_DIRECTIONS FOR THIS TASK_
Each line of the records is to be copied verbatim.

__________

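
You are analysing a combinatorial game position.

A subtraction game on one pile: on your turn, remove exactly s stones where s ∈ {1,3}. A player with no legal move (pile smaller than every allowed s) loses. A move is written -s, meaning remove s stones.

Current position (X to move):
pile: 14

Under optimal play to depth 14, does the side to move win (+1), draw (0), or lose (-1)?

p1 X@[14]: -1[13]-1* -3[11]-1
p2 O@[13]: -1[12]+1* -3[10]+1
p3 X@[12]: -1[11]-1* -3[9]-1
p4 O@[11]: -1[10]+1* -3[8]+1
p5 X@[10]: -1[9]-1* -3[7]-1
p6 O@[9]: -1[8]+1* -3[6]+1
p7 X@[8]: -1[7]-1* -3[5]-1
p8 O@[7]: -1[6]+1* -3[4]+1
p9 X@[6]: -1[5]-1* -3[3]-1
p10 O@[5]: -1[4]+1* -3[2]+1
p11 X@[4]: -1[3]-1* -3[1]-1
p12 O@[3]: -1[2]+1* -3[0]+1
p13 X@[2]: -1[1]-1*
p14 O@[1]: -1[0]+1*
p15 X@[0] terminal -1; root [14] d14

value(14, X) = -1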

__________

_ANSWER BELOW_
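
You are analysing a combinatorial game position.

A subtraction game on one pile: on your turn, remove exactly s stones where s ∈ {1,3}. A player with no legal move (pile smaller than every allowed s) loses. A move is written -s, meaning remove s stones.

Current position (X to move):
pile: 14

Under optimal play to depth 14, does the side to move win (+1), draw (0), or lose (-1)?

p1 X@[14]: -1[13]-1* -3[11]-1
p2 O@[13]: -1[12]+1* -3[10]+1
p3 X@[12]: -1[11]-1* -3[9]-1
p4 O@[11]: -1[10]+1* -3[8]+1
p5 X@[10]: -1[9]-1* -3[7]-1
p6 O@[9]: -1[8]+1* -3[6]+1
p7 X@[8]: -1[7]-1* -3[5]-1
p8 O@[7]: -1[6]+1* -3[4]+1
p9 X@[6]: -1[5]-1* -3[3]-1
p10 O@[5]: -1[4]+1* -3[2]+1
p11 X@[4]: -1[3]-1* -3[1]-1
p12 O@[3]: -1[2]+1* -3[0]+1
p13 X@[2]: -1[1]-1*
p14 O@[1]: -1[0]+1*
p15 X@[0] terminal -1; root [14] d14

value(14, X) = -1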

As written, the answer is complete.